PROBLEM STATEMENT: Somewhere below are a line with "Find the spectral" and a later line with "Define N on". Output exactly those lines and all lines between them.
*****
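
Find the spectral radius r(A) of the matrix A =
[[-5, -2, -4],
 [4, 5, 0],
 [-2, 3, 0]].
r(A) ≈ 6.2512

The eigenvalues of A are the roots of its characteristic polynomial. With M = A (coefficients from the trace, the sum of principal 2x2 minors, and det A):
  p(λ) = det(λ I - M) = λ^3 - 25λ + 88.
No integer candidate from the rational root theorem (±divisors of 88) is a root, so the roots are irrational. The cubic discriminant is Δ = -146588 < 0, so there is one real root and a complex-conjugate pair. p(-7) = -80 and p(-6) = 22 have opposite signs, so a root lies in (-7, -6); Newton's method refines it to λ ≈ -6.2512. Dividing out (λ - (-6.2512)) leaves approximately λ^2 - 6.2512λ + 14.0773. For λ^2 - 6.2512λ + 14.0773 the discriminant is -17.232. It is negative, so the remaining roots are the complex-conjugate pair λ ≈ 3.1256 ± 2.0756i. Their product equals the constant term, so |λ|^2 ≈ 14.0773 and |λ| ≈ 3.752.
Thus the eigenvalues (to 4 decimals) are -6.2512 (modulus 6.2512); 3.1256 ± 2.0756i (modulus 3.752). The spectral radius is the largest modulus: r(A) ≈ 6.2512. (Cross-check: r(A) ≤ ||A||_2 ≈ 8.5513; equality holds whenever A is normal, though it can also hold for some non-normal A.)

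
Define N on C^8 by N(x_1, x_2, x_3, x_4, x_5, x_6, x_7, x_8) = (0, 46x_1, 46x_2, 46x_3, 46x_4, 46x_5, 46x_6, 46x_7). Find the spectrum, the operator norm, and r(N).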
*****
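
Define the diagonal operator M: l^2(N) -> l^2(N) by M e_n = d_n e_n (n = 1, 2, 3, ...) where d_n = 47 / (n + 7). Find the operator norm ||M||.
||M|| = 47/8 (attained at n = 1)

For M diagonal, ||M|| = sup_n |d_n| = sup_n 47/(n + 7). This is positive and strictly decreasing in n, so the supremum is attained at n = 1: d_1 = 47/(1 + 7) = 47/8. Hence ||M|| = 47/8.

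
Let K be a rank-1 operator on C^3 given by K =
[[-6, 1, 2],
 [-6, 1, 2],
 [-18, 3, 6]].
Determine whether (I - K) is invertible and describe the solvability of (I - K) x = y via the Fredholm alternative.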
*****
SOLUTION TO THIS PROBLEM:
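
Find the spectral radius r(A) of the matrix A =
[[-5, -2, -4],
 [4, 5, 0],
 [-2, 3, 0]].
r(A) ≈ 6.2512

The eigenvalues of A are the roots of its characteristic polynomial. With M = A (coefficients from the trace, the sum of principal 2x2 minors, and det A):
  p(λ) = det(λ I - M) = λ^3 - 25λ + 88.
No integer candidate from the rational root theorem (±divisors of 88) is a root, so the roots are irrational. The cubic discriminant is Δ = -146588 < 0, so there is one real root and a complex-conjugate pair. p(-7) = -80 and p(-6) = 22 have opposite signs, so a root lies in (-7, -6); Newton's method refines it to λ ≈ -6.2512. Dividing out (λ - (-6.2512)) leaves approximately λ^2 - 6.2512λ + 14.0773. For λ^2 - 6.2512λ + 14.0773 the discriminant is -17.232. It is negative, so the remaining roots are the complex-conjugate pair λ ≈ 3.1256 ± 2.0756i. Their product equals the constant term, so |λ|^2 ≈ 14.0773 and |λ| ≈ 3.752.
Thus the eigenvalues (to 4 decimals) are -6.2512 (modulus 6.2512); 3.1256 ± 2.0756i (modulus 3.752). The spectral radius is the largest modulus: r(A) ≈ 6.2512. (Cross-check: r(A) ≤ ||A||_2 ≈ 8.5513; equality holds whenever A is normal, though it can also hold for some non-normal A.)

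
Define N on C^8 by N(x_1, x_2, x_3, x_4, x_5, x_6, x_7, x_8) = (0, 46x_1, 46x_2, 46x_3, 46x_4, 46x_5, 46x_6, 46x_7). Find the spectrum, the operator norm, and r(N).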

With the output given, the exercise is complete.